Exercise prompt → Below are some records; output exactly the lines from the line with "What interval lies between B♭4 and D♭5?" to the line with "What is the", both ends kept, and nothing more.

Data extracts →
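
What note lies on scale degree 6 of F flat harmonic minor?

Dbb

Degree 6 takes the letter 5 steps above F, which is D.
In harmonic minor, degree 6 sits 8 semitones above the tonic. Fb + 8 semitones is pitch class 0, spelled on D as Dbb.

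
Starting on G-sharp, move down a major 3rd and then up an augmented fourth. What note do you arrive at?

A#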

==

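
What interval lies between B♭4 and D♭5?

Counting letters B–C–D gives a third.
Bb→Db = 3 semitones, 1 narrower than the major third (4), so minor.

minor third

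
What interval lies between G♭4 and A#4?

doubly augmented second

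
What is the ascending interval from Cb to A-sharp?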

Your solution →
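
What interval lies between B♭4 and D♭5?

Counting letters B–C–D gives a third.
Bb→Db = 3 semitones, 1 narrower than the major third (4), so minor.

minor third

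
What interval lies between G♭4 and A#4?

doubly augmented second

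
What is the ascending interval from Cb to A-sharp?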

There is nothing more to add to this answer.